## Work request
Take every line in the entries that includes the word "mixed" and copy it.

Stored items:
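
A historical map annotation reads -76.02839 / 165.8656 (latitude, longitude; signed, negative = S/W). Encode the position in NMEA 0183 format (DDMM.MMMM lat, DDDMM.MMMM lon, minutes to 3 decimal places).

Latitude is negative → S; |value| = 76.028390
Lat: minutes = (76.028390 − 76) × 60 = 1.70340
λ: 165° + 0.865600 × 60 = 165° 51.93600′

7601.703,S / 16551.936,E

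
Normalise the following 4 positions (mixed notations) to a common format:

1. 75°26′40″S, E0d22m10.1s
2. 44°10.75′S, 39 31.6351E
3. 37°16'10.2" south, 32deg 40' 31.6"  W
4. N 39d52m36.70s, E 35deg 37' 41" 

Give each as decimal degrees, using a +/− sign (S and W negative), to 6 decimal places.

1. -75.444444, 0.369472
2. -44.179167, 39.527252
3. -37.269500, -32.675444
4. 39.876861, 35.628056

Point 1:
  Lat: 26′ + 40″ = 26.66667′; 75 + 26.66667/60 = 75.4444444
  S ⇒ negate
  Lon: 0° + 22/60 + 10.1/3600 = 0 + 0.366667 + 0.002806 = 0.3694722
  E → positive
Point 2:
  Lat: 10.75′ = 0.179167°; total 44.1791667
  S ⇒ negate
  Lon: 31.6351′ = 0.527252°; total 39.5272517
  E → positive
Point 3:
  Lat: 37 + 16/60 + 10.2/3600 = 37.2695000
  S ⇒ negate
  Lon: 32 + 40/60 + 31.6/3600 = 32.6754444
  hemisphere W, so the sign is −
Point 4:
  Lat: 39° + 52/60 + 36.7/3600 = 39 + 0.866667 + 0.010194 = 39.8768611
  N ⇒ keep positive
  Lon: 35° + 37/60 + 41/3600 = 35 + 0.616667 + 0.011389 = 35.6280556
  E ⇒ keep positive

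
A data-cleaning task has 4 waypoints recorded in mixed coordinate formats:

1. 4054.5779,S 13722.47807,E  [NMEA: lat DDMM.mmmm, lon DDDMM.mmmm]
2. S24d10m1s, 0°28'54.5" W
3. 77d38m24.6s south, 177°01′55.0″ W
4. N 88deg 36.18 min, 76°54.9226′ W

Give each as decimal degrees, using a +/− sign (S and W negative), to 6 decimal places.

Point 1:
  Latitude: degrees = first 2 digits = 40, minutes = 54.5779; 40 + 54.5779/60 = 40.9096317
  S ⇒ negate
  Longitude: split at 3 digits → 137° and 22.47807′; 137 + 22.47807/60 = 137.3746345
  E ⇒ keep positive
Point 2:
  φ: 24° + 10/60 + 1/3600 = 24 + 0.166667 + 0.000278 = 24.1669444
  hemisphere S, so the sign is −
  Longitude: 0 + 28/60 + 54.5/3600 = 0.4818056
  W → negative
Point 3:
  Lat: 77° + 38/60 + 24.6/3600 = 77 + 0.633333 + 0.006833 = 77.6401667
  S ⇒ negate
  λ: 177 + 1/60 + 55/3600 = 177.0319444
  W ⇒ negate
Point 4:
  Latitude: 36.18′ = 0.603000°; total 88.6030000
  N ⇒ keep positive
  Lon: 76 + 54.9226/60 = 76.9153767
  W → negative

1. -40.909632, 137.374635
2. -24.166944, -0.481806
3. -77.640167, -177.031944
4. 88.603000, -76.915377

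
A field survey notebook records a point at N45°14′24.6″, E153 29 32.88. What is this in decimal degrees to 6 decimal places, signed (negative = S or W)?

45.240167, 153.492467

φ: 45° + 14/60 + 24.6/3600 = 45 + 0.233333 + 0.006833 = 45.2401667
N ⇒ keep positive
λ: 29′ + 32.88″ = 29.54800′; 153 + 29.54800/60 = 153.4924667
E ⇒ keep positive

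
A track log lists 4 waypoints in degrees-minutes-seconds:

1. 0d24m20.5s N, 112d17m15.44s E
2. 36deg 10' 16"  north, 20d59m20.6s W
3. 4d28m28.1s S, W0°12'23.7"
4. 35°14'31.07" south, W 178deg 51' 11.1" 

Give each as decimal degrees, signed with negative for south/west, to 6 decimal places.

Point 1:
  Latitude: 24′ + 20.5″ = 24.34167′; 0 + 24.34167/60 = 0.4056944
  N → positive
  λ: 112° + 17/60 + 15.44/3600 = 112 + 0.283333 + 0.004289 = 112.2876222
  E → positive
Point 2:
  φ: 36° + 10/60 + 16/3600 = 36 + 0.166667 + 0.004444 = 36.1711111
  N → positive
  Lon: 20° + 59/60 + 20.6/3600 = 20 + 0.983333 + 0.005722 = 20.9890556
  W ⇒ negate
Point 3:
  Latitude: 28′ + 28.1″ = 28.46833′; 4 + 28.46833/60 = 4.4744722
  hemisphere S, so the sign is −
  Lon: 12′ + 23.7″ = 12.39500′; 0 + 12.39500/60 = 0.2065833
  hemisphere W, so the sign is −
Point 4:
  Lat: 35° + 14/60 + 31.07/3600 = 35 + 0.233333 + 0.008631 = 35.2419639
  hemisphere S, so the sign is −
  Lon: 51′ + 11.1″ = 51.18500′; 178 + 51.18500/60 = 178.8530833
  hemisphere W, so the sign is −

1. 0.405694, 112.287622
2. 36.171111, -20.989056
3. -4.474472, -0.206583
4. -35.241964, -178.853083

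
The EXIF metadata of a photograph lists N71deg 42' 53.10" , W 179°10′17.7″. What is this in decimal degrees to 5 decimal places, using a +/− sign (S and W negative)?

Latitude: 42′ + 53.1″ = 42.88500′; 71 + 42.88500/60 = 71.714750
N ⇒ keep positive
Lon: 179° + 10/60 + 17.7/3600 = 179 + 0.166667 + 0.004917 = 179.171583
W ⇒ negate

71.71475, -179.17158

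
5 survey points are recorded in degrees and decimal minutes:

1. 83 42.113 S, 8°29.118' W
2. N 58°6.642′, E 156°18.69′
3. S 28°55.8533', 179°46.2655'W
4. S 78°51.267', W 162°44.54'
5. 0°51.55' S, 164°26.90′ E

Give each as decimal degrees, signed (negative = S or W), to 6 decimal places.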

## Completed exercise
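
Normalise the following 4 positions (mixed notations) to a common format:
A data-cleaning task has 4 waypoints recorded in mixed coordinate formats: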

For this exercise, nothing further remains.